What you have to do: Give back the entries in full, exactly as they are written.

Input records:

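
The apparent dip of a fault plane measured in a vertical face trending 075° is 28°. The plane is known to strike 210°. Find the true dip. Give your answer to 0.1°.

β = acute angle between strike 210° and section 075° = 45°.
tan(true dip) = tan 28° / sin 45° = 0.7520
δ = arctan(0.7520) = 36.94°

36.9°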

Expected output:
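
The apparent dip of a fault plane measured in a vertical face trending 075° is 28°. The plane is known to strike 210°. Find the true dip. Give your answer to 0.1°.

β = acute angle between strike 210° and section 075° = 45°.
tan(true dip) = tan 28° / sin 45° = 0.7520
δ = arctan(0.7520) = 36.94°

36.9°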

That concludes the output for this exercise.